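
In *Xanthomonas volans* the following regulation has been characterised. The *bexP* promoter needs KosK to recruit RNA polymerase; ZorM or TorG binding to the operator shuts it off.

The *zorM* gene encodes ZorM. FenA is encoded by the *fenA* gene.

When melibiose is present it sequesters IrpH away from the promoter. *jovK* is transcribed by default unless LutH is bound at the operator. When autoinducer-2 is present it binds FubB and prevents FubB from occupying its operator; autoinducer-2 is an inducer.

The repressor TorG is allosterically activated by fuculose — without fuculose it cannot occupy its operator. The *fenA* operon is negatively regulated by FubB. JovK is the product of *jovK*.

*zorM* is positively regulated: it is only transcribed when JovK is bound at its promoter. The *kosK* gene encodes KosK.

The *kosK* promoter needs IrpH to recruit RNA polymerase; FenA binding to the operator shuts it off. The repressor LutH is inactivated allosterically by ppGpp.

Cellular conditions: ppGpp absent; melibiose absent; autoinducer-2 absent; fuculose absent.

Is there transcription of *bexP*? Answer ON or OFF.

ON

ppGpp is absent, so LutH is active.
With repressor LutH bound, *jovK* is not transcribed.
So JovK is not produced.
Required activator JovK is absent, so *zorM* is not transcribed.
So ZorM is not produced.
Fuculose is absent, so TorG is inactive.
Melibiose is absent, so IrpH is active.
Autoinducer-2 is absent, so FubB is active.
With repressor FubB bound, *fenA* is not transcribed.
So FenA is not produced.
No repressor is bound and IrpH is active, so *kosK* is transcribed.
So KosK is produced and active.
No repressor is bound and KosK is active, so *bexP* is transcribed.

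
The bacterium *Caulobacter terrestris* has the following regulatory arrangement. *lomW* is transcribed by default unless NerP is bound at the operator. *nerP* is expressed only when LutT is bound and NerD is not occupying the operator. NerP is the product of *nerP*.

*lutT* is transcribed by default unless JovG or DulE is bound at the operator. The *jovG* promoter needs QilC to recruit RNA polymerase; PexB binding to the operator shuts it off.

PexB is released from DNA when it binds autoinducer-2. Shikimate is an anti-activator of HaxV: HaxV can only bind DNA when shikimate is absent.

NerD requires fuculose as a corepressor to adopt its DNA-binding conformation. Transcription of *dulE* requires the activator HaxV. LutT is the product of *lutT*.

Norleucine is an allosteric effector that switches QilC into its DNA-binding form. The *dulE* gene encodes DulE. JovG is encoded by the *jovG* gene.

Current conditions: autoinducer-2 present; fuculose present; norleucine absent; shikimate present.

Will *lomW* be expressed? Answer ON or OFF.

Norleucine is absent, so QilC is inactive.
Autoinducer-2 is present, so PexB is inactive.
Required activator QilC is absent, so *jovG* is not transcribed.
So JovG is not produced.
Shikimate is present, so HaxV is inactive.
Required activator HaxV is absent, so *dulE* is not transcribed.
So DulE is not produced.
With no repressor bound, *lutT* is transcribed.
So LutT is produced and active.
Fuculose is present, so NerD is active.
With repressor NerD bound, *nerP* is not transcribed.
So NerP is not produced.
With no repressor bound, *lomW* is transcribed.

ON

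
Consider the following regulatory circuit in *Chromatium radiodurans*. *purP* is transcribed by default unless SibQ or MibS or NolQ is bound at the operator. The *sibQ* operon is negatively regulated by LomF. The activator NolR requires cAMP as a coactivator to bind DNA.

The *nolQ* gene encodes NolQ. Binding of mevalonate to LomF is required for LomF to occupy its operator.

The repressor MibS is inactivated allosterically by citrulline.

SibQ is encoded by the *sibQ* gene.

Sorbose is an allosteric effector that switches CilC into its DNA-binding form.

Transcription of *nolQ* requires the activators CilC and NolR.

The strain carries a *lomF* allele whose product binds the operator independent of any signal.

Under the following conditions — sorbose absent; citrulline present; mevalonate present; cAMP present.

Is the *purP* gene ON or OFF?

LomF is constitutively active in this strain.
With repressor LomF bound, *sibQ* is not transcribed.
So SibQ is not produced.
Citrulline is present, so MibS is inactive.
Sorbose is absent, so CilC is inactive.
cAMP is present, so NolR is active.
Required activator CilC is absent, so *nolQ* is not transcribed.
So NolQ is not produced.
With no repressor bound, *purP* is transcribed.

ON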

+ + + + + + +

Every entry should be printed again exactly as it stands.

Final answer.
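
In *Xanthomonas volans* the following regulation has been characterised. The *bexP* promoter needs KosK to recruit RNA polymerase; ZorM or TorG binding to the operator shuts it off.

The *zorM* gene encodes ZorM. FenA is encoded by the *fenA* gene.

When melibiose is present it sequesters IrpH away from the promoter. *jovK* is transcribed by default unless LutH is bound at the operator. When autoinducer-2 is present it binds FubB and prevents FubB from occupying its operator; autoinducer-2 is an inducer.

The repressor TorG is allosterically activated by fuculose — without fuculose it cannot occupy its operator. The *fenA* operon is negatively regulated by FubB. JovK is the product of *jovK*.

*zorM* is positively regulated: it is only transcribed when JovK is bound at its promoter. The *kosK* gene encodes KosK.

The *kosK* promoter needs IrpH to recruit RNA polymerase; FenA binding to the operator shuts it off. The repressor LutH is inactivated allosterically by ppGpp.

Cellular conditions: ppGpp absent; melibiose absent; autoinducer-2 absent; fuculose absent.

Is there transcription of *bexP*? Answer ON or OFF.

ON

ppGpp is absent, so LutH is active.
With repressor LutH bound, *jovK* is not transcribed.
So JovK is not produced.
Required activator JovK is absent, so *zorM* is not transcribed.
So ZorM is not produced.
Fuculose is absent, so TorG is inactive.
Melibiose is absent, so IrpH is active.
Autoinducer-2 is absent, so FubB is active.
With repressor FubB bound, *fenA* is not transcribed.
So FenA is not produced.
No repressor is bound and IrpH is active, so *kosK* is transcribed.
So KosK is produced and active.
No repressor is bound and KosK is active, so *bexP* is transcribed.

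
The bacterium *Caulobacter terrestris* has the following regulatory arrangement. *lomW* is transcribed by default unless NerP is bound at the operator. *nerP* is expressed only when LutT is bound and NerD is not occupying the operator. NerP is the product of *nerP*.

*lutT* is transcribed by default unless JovG or DulE is bound at the operator. The *jovG* promoter needs QilC to recruit RNA polymerase; PexB binding to the operator shuts it off.

PexB is released from DNA when it binds autoinducer-2. Shikimate is an anti-activator of HaxV: HaxV can only bind DNA when shikimate is absent.

NerD requires fuculose as a corepressor to adopt its DNA-binding conformation. Transcription of *dulE* requires the activator HaxV. LutT is the product of *lutT*.

Norleucine is an allosteric effector that switches QilC into its DNA-binding form. The *dulE* gene encodes DulE. JovG is encoded by the *jovG* gene.

Current conditions: autoinducer-2 present; fuculose present; norleucine absent; shikimate present.

Will *lomW* be expressed? Answer ON or OFF.

Norleucine is absent, so QilC is inactive.
Autoinducer-2 is present, so PexB is inactive.
Required activator QilC is absent, so *jovG* is not transcribed.
So JovG is not produced.
Shikimate is present, so HaxV is inactive.
Required activator HaxV is absent, so *dulE* is not transcribed.
So DulE is not produced.
With no repressor bound, *lutT* is transcribed.
So LutT is produced and active.
Fuculose is present, so NerD is active.
With repressor NerD bound, *nerP* is not transcribed.
So NerP is not produced.
With no repressor bound, *lomW* is transcribed.

ON

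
Consider the following regulatory circuit in *Chromatium radiodurans*. *purP* is transcribed by default unless SibQ or MibS or NolQ is bound at the operator. The *sibQ* operon is negatively regulated by LomF. The activator NolR requires cAMP as a coactivator to bind DNA.

The *nolQ* gene encodes NolQ. Binding of mevalonate to LomF is required for LomF to occupy its operator.

The repressor MibS is inactivated allosterically by citrulline.

SibQ is encoded by the *sibQ* gene.

Sorbose is an allosteric effector that switches CilC into its DNA-binding form.

Transcription of *nolQ* requires the activators CilC and NolR.

The strain carries a *lomF* allele whose product binds the operator independent of any signal.

Under the following conditions — sorbose absent; citrulline present; mevalonate present; cAMP present.

Is the *purP* gene ON or OFF?

LomF is constitutively active in this strain.
With repressor LomF bound, *sibQ* is not transcribed.
So SibQ is not produced.
Citrulline is present, so MibS is inactive.
Sorbose is absent, so CilC is inactive.
cAMP is present, so NolR is active.
Required activator CilC is absent, so *nolQ* is not transcribed.
So NolQ is not produced.
With no repressor bound, *purP* is transcribed.

ON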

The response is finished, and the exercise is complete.